**WHAT TO PRODUCE:**
Give back exactly the lines of the material below that start at the line containing "A feed stream" and end at the line containing "Stream S7 (1850", and no others.

**INPUT RECORDS:**
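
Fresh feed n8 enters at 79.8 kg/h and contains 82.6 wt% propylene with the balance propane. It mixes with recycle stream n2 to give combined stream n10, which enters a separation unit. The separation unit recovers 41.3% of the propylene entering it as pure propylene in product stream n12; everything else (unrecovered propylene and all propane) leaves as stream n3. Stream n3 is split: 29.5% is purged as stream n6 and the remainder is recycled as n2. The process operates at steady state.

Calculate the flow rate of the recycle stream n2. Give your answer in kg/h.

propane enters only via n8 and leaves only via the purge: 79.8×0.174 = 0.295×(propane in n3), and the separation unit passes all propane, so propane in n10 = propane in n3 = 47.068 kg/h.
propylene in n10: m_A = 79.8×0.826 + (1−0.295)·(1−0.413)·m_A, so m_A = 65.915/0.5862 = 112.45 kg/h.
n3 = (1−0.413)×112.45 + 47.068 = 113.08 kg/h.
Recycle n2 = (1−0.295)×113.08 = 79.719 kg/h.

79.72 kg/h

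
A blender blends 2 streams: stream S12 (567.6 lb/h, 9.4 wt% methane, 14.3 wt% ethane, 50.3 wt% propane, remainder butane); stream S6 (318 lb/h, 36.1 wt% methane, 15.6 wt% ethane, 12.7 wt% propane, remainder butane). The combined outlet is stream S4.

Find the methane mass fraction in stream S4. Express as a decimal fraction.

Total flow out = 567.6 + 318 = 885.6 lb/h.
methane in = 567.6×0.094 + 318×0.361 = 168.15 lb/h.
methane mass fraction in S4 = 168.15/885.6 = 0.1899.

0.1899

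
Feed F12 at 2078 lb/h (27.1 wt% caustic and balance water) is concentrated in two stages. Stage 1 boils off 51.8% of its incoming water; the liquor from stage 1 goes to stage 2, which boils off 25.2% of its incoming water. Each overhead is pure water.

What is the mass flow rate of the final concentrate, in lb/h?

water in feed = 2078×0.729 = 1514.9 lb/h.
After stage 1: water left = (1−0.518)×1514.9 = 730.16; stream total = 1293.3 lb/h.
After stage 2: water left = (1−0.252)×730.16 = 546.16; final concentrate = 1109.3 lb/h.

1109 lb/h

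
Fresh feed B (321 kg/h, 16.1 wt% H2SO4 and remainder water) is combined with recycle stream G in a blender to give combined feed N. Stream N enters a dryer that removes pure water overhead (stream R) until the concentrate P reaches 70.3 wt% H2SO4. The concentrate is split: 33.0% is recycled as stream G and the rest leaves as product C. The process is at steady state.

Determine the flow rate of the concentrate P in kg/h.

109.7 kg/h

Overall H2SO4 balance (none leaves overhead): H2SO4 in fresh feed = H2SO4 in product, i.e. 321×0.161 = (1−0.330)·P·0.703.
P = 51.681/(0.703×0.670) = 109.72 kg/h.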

...

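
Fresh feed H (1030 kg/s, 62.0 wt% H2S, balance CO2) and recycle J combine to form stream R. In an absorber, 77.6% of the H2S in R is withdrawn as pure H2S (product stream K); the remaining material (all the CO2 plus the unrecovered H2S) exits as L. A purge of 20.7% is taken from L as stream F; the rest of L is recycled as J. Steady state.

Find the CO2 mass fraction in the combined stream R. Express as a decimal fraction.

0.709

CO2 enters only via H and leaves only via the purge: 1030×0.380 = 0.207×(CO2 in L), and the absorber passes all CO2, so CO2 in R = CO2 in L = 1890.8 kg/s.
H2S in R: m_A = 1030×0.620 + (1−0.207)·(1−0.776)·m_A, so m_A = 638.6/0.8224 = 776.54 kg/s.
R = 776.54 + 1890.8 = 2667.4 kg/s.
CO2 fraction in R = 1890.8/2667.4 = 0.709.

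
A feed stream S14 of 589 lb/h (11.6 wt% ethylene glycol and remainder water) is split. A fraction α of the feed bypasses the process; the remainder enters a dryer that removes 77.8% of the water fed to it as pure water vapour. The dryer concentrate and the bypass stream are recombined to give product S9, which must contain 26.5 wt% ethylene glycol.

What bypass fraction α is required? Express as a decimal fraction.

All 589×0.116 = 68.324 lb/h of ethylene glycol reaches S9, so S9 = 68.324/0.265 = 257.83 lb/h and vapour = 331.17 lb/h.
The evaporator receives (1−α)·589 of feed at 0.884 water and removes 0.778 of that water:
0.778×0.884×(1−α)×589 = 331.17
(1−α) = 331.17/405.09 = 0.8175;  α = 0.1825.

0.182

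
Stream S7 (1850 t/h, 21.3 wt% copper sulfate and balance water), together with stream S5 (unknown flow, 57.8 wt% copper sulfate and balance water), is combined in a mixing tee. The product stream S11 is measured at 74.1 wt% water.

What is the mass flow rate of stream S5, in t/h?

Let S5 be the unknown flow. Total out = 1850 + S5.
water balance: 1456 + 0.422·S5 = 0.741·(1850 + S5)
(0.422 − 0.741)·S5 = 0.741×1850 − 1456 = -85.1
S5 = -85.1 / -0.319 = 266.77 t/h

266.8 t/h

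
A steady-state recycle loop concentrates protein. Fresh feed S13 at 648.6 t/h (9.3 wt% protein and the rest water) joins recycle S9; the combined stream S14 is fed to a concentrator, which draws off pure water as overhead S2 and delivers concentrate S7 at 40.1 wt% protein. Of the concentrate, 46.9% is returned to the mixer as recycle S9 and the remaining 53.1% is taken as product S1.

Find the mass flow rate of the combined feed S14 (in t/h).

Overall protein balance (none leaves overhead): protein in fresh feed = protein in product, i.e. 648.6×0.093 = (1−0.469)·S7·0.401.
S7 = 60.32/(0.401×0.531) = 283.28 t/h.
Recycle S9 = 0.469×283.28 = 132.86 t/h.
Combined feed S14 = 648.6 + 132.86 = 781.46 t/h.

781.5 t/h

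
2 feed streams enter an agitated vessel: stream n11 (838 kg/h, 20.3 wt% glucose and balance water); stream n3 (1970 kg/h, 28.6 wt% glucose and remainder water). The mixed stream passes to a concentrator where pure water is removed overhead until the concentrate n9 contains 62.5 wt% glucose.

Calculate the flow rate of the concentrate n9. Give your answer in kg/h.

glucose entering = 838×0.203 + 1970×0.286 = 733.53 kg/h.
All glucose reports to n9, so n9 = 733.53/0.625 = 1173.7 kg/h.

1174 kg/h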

...

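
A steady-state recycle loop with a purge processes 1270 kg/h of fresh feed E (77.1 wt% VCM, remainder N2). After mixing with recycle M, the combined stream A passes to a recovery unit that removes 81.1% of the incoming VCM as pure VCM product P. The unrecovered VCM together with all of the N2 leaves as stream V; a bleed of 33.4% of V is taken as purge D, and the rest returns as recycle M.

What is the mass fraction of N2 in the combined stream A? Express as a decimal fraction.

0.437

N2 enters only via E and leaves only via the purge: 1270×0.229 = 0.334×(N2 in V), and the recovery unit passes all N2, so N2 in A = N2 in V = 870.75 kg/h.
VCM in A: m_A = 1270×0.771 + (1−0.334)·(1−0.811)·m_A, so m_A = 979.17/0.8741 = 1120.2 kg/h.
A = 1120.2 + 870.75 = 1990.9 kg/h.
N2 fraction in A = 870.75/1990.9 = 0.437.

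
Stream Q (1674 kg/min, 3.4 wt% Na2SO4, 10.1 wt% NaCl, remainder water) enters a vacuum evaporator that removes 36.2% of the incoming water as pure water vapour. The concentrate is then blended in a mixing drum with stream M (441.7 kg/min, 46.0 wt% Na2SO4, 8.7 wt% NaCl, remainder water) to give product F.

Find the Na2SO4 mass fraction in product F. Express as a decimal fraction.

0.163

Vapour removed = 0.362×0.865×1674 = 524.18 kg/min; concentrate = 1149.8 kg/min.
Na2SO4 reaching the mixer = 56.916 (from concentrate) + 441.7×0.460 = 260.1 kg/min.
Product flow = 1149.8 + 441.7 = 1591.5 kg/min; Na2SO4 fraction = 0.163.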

**TASK OUTPUT:**
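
A feed stream S14 of 589 lb/h (11.6 wt% ethylene glycol and remainder water) is split. A fraction α of the feed bypasses the process; the remainder enters a dryer that removes 77.8% of the water fed to it as pure water vapour. The dryer concentrate and the bypass stream are recombined to give product S9, which must contain 26.5 wt% ethylene glycol.

What bypass fraction α is required? Express as a decimal fraction.

All 589×0.116 = 68.324 lb/h of ethylene glycol reaches S9, so S9 = 68.324/0.265 = 257.83 lb/h and vapour = 331.17 lb/h.
The evaporator receives (1−α)·589 of feed at 0.884 water and removes 0.778 of that water:
0.778×0.884×(1−α)×589 = 331.17
(1−α) = 331.17/405.09 = 0.8175;  α = 0.1825.

0.182

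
Stream S7 (1850 t/h, 21.3 wt% copper sulfate and balance water), together with stream S5 (unknown flow, 57.8 wt% copper sulfate and balance water), is combined in a mixing tee. The product stream S11 is measured at 74.1 wt% water.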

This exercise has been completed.